The task
Search the records that follow and extract every line containing the string "partial".

>>

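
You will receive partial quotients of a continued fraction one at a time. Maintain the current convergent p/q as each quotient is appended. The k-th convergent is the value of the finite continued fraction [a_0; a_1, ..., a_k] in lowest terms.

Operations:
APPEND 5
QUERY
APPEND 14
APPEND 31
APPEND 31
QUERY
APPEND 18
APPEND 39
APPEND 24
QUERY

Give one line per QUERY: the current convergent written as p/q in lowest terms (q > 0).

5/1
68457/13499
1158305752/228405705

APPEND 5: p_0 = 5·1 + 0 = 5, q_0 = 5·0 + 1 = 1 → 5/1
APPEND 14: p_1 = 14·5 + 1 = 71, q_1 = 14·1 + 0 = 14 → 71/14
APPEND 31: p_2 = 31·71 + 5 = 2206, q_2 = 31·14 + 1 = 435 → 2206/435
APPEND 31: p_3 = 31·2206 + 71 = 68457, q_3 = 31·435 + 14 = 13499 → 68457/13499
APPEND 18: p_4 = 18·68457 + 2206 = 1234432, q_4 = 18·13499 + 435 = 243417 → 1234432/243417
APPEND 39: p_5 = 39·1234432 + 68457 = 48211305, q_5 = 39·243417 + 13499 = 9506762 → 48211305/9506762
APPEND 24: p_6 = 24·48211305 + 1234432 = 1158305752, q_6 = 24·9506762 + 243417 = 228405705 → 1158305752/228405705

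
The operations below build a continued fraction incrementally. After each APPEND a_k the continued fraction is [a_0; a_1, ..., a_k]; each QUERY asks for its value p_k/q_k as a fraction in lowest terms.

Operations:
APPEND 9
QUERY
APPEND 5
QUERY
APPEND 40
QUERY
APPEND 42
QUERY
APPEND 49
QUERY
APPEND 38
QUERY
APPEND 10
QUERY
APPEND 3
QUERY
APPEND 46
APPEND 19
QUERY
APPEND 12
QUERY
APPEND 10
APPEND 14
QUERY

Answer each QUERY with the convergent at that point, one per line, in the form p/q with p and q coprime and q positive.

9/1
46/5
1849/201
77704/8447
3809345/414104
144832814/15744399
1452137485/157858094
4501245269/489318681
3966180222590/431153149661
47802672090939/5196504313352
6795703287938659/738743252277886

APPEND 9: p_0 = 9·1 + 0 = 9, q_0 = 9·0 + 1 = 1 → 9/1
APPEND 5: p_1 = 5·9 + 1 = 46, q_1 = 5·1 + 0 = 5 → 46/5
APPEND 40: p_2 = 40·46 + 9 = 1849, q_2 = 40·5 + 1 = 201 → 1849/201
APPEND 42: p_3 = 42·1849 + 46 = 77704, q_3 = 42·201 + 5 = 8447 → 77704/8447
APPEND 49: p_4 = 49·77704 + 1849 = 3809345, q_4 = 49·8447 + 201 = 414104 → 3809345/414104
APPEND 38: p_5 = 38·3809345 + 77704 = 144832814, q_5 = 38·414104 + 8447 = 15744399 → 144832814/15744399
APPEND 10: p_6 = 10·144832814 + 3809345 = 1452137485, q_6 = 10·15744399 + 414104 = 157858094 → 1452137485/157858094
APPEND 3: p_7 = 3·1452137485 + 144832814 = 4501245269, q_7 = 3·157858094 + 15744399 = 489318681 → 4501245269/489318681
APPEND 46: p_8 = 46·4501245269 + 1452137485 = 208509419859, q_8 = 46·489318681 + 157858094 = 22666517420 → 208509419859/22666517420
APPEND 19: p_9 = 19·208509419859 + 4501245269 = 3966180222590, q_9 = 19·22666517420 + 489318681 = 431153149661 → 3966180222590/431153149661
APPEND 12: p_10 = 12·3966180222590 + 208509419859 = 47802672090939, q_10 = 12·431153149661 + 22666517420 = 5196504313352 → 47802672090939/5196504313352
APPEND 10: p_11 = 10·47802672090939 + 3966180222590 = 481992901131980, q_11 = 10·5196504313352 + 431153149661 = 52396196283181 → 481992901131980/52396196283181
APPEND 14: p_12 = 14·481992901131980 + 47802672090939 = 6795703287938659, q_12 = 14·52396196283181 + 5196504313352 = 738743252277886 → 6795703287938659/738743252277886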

<<
>>

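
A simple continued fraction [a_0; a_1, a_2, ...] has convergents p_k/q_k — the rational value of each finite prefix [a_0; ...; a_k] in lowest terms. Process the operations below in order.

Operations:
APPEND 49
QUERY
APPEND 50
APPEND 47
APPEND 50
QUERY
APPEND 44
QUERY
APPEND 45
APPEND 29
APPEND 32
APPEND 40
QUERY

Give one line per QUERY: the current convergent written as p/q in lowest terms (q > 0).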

<<
>>

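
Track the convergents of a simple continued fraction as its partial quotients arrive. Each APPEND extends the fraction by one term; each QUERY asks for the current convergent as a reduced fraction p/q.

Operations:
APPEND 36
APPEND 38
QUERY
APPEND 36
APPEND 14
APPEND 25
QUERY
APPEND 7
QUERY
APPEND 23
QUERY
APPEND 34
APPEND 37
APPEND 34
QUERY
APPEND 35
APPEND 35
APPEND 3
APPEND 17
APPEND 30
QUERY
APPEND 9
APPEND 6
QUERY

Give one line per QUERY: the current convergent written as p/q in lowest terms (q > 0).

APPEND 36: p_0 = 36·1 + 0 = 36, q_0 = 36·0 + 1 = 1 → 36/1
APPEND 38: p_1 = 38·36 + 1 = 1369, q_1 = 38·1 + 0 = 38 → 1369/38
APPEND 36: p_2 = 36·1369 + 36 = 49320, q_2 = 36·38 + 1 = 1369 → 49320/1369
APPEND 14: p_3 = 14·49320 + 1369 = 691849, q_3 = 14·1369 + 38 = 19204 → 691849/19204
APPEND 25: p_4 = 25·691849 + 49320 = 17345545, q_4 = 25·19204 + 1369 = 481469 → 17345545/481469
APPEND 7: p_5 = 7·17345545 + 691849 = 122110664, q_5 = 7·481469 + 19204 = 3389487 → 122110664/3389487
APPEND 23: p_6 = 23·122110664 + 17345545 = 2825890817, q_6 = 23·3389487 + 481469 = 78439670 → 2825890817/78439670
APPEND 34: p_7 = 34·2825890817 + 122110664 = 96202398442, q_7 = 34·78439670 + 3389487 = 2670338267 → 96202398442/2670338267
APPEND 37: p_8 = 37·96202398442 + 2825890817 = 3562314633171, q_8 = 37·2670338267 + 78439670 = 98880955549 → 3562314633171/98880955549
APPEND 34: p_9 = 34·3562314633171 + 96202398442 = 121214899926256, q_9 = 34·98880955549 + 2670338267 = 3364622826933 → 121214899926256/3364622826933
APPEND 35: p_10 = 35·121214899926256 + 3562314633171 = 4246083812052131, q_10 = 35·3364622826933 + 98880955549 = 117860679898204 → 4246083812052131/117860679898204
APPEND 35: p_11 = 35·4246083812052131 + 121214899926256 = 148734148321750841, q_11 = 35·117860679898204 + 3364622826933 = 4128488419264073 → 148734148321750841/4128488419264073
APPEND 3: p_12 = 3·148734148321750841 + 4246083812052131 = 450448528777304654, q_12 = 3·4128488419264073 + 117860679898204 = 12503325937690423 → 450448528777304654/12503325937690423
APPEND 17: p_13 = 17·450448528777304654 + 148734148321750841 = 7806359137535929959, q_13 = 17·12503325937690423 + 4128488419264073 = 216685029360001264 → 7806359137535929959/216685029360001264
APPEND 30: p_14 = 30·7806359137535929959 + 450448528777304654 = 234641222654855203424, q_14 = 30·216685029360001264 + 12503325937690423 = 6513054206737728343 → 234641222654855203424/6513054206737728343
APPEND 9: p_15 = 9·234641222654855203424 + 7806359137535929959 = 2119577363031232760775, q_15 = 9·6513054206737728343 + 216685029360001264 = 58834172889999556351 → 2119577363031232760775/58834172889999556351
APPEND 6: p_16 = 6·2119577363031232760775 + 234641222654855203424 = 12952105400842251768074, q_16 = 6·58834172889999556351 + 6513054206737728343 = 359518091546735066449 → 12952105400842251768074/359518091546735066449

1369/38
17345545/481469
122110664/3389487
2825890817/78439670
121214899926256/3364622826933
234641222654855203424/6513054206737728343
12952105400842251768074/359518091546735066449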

<<

Result
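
You will receive partial quotients of a continued fraction one at a time. Maintain the current convergent p/q as each quotient is appended. The k-th convergent is the value of the finite continued fraction [a_0; a_1, ..., a_k] in lowest terms.
Track the convergents of a simple continued fraction as its partial quotients arrive. Each APPEND extends the fraction by one term; each QUERY asks for the current convergent as a reduced fraction p/q.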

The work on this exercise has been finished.